● ACTIVITY
Beneath this line are the data; copy exactly the part of them that opens with the line containing "Answer: 1252/103905 ≈ 0.012049" and closes with the line containing "3\right)$, if $2", and only that part.

● WORKING DATA
★ ★ ★ ★ ★ ★ ★
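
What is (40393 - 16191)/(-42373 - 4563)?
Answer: -12101/23468 ≈ -0.51564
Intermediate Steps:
(40393 - 16191)/(-42373 - 4563) = 24202/(-46936) = 24202*(-1/46936) = -12101/23468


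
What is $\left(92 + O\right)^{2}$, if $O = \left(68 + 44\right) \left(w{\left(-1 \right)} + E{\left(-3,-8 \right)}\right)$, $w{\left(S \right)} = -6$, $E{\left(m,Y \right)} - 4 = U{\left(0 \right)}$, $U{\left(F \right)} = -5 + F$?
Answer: $478864$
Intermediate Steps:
$E{\left(m,Y \right)} = -1$ ($E{\left(m,Y \right)} = 4 + \left(-5 + 0\right) = 4 - 5 = -1$)
$O = -784$ ($O = \left(68 + 44\right) \left(-6 - 1\right) = 112 \left(-7\right) = -784$)
$\left(92 + O\right)^{2} = \left(92 - 784\right)^{2} = \left(-692\right)^{2} = 478864$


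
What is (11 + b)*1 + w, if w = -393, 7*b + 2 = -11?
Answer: -2687/7 ≈ -383.86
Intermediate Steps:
b = -13/7 (b = -2/7 + (⅐)*(-11) = -2/7 - 11/7 = -13/7 ≈ -1.8571)
(11 + b)*1 + w = (11 - 13/7)*1 - 393 = (64/7)*1 - 393 = 64/7 - 393 = -2687/7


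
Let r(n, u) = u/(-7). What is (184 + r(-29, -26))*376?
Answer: 494064/7 ≈ 70581.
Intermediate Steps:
r(n, u) = -u/7 (r(n, u) = u*(-⅐) = -u/7)
(184 + r(-29, -26))*376 = (184 - ⅐*(-26))*376 = (184 + 26/7)*376 = (1314/7)*376 = 494064/7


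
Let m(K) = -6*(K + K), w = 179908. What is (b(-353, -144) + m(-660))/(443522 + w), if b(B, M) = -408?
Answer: 1252/103905 ≈ 0.012049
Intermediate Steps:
m(K) = -12*K
(b(-353, -144) + m(-660))/(443522 + w) = (-408 - 12*(-660))/(443522 + 179908) = (-408 + 7920)/623430 = 7512*(1/623430) = 1252/103905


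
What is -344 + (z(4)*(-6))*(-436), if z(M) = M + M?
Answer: 20584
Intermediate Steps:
z(M) = 2*M
-344 + (z(4)*(-6))*(-436) = -344 + ((2*4)*(-6))*(-436) = -344 + (8*(-6))*(-436) = -344 - 48*(-436) = -344 + 20928 = 20584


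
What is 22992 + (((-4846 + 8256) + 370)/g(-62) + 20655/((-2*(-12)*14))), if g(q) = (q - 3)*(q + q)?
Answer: 1040562735/45136 ≈ 23054.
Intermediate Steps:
g(q) = 2*q*(-3 + q) (g(q) = (-3 + q)*(2*q) = 2*q*(-3 + q))
22992 + (((-4846 + 8256) + 370)/g(-62) + 20655/((-2*(-12)*14))) = 22992 + (((-4846 + 8256) + 370)/((2*(-62)*(-3 - 62))) + 20655/((-2*(-12)*14))) = 22992 + ((3410 + 370)/((2*(-62)*(-65))) + 20655/((24*14))) = 22992 + (3780/8060 + 20655/336) = 22992 + (3780*(1/8060) + 20655*(1/336)) = 22992 + (189/403 + 6885/112) = 22992 + 2795823/45136 = 1040562735/45136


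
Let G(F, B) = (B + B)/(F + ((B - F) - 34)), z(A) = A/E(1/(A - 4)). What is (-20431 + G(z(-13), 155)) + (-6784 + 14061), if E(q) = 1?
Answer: -1591324/121 ≈ -13151.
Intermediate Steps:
z(A) = A (z(A) = A/1 = A*1 = A)
G(F, B) = 2*B/(-34 + B) (G(F, B) = (2*B)/(F + (-34 + B - F)) = (2*B)/(-34 + B) = 2*B/(-34 + B))
(-20431 + G(z(-13), 155)) + (-6784 + 14061) = (-20431 + 2*155/(-34 + 155)) + (-6784 + 14061) = (-20431 + 2*155/121) + 7277 = (-20431 + 2*155*(1/121)) + 7277 = (-20431 + 310/121) + 7277 = -2471841/121 + 7277 = -1591324/121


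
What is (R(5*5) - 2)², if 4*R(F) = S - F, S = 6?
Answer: 729/16 ≈ 45.563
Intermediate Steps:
R(F) = 3/2 - F/4 (R(F) = (6 - F)/4 = 3/2 - F/4)
(R(5*5) - 2)² = ((3/2 - 5*5/4) - 2)² = ((3/2 - ¼*25) - 2)² = ((3/2 - 25/4) - 2)² = (-19/4 - 2)² = (-27/4)² = 729/16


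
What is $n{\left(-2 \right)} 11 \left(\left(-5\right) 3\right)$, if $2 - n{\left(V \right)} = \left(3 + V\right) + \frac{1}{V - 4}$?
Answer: $- \frac{385}{2} \approx -192.5$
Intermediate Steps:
$n{\left(V \right)} = -1 - V - \frac{1}{-4 + V}$ ($n{\left(V \right)} = 2 - \left(\left(3 + V\right) + \frac{1}{V - 4}\right) = 2 - \left(\left(3 + V\right) + \frac{1}{-4 + V}\right) = 2 - \left(3 + V + \frac{1}{-4 + V}\right) = -1 - V - \frac{1}{-4 + V}$)
$n{\left(-2 \right)} 11 \left(\left(-5\right) 3\right) = \frac{3 - \left(-2\right)^{2} + 3 \left(-2\right)}{-4 - 2} \cdot 11 \left(\left(-5\right) 3\right) = \frac{3 - 4 - 6}{-6} \cdot 11 \left(-15\right) = - \frac{3 - 4 - 6}{6} \cdot 11 \left(-15\right) = \left(- \frac{1}{6}\right) \left(-7\right) 11 \left(-15\right) = \frac{7}{6} \cdot 11 \left(-15\right) = \frac{77}{6} \left(-15\right) = - \frac{385}{2}$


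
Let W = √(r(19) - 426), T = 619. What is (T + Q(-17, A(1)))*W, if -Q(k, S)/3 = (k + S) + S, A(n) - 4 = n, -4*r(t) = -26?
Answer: 320*I*√1678 ≈ 13108.0*I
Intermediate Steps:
r(t) = 13/2 (r(t) = -¼*(-26) = 13/2)
A(n) = 4 + n
Q(k, S) = -6*S - 3*k (Q(k, S) = -3*((k + S) + S) = -3*((S + k) + S) = -3*(k + 2*S) = -6*S - 3*k)
W = I*√1678/2 (W = √(13/2 - 426) = √(-839/2) = I*√1678/2 ≈ 20.482*I)
(T + Q(-17, A(1)))*W = (619 + (-6*(4 + 1) - 3*(-17)))*(I*√1678/2) = (619 + (-6*5 + 51))*(I*√1678/2) = (619 + (-30 + 51))*(I*√1678/2) = (619 + 21)*(I*√1678/2) = 640*(I*√1678/2) = 320*I*√1678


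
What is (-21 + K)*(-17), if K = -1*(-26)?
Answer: -85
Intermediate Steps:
K = 26
(-21 + K)*(-17) = (-21 + 26)*(-17) = 5*(-17) = -85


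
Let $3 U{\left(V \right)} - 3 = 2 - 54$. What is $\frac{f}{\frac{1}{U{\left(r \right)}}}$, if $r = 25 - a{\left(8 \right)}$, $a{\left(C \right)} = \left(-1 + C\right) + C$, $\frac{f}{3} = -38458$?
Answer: $1884442$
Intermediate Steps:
$f = -115374$ ($f = 3 \left(-38458\right) = -115374$)
$a{\left(C \right)} = -1 + 2 C$
$r = 10$ ($r = 25 - \left(-1 + 2 \cdot 8\right) = 25 - \left(-1 + 16\right) = 25 - 15 = 10$)
$U{\left(V \right)} = - \frac{49}{3}$ ($U{\left(V \right)} = 1 + \frac{2 - 54}{3} = 1 + \frac{1}{3} \left(-52\right) = 1 - \frac{52}{3} = - \frac{49}{3}$)
$\frac{f}{\frac{1}{U{\left(r \right)}}} = - \frac{115374}{\frac{1}{- \frac{49}{3}}} = - \frac{115374}{- \frac{3}{49}} = \left(-115374\right) \left(- \frac{49}{3}\right) = 1884442$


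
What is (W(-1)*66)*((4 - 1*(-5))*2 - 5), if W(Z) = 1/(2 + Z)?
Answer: 858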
★ ★ ★ ★ ★ ★ ★
● TASK RESULT
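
Answer: 1252/103905 ≈ 0.012049
Intermediate Steps:
m(K) = -12*K
(b(-353, -144) + m(-660))/(443522 + w) = (-408 - 12*(-660))/(443522 + 179908) = (-408 + 7920)/623430 = 7512*(1/623430) = 1252/103905


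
What is -344 + (z(4)*(-6))*(-436), if z(M) = M + M?
Answer: 20584
Intermediate Steps:
z(M) = 2*M
-344 + (z(4)*(-6))*(-436) = -344 + ((2*4)*(-6))*(-436) = -344 + (8*(-6))*(-436) = -344 - 48*(-436) = -344 + 20928 = 20584


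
What is 22992 + (((-4846 + 8256) + 370)/g(-62) + 20655/((-2*(-12)*14))), if g(q) = (q - 3)*(q + q)?
Answer: 1040562735/45136 ≈ 23054.
Intermediate Steps:
g(q) = 2*q*(-3 + q) (g(q) = (-3 + q)*(2*q) = 2*q*(-3 + q))
22992 + (((-4846 + 8256) + 370)/g(-62) + 20655/((-2*(-12)*14))) = 22992 + (((-4846 + 8256) + 370)/((2*(-62)*(-3 - 62))) + 20655/((-2*(-12)*14))) = 22992 + ((3410 + 370)/((2*(-62)*(-65))) + 20655/((24*14))) = 22992 + (3780/8060 + 20655/336) = 22992 + (3780*(1/8060) + 20655*(1/336)) = 22992 + (189/403 + 6885/112) = 22992 + 2795823/45136 = 1040562735/45136


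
Let G(F, B) = (B + B)/(F + ((B - F) - 34)), z(A) = A/E(1/(A - 4)). What is (-20431 + G(z(-13), 155)) + (-6784 + 14061), if E(q) = 1?
Answer: -1591324/121 ≈ -13151.
Intermediate Steps:
z(A) = A (z(A) = A/1 = A*1 = A)
G(F, B) = 2*B/(-34 + B) (G(F, B) = (2*B)/(F + (-34 + B - F)) = (2*B)/(-34 + B) = 2*B/(-34 + B))
(-20431 + G(z(-13), 155)) + (-6784 + 14061) = (-20431 + 2*155/(-34 + 155)) + (-6784 + 14061) = (-20431 + 2*155/121) + 7277 = (-20431 + 2*155*(1/121)) + 7277 = (-20431 + 310/121) + 7277 = -2471841/121 + 7277 = -1591324/121


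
What is (R(5*5) - 2)², if 4*R(F) = S - F, S = 6?
Answer: 729/16 ≈ 45.563
Intermediate Steps:
R(F) = 3/2 - F/4 (R(F) = (6 - F)/4 = 3/2 - F/4)
(R(5*5) - 2)² = ((3/2 - 5*5/4) - 2)² = ((3/2 - ¼*25) - 2)² = ((3/2 - 25/4) - 2)² = (-19/4 - 2)² = (-27/4)² = 729/16


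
What is $n{\left(-2 \right)} 11 \left(\left(-5\right) 3\right)$, if $2 - n{\left(V \right)} = \left(3 + V\right) + \frac{1}{V - 4}$?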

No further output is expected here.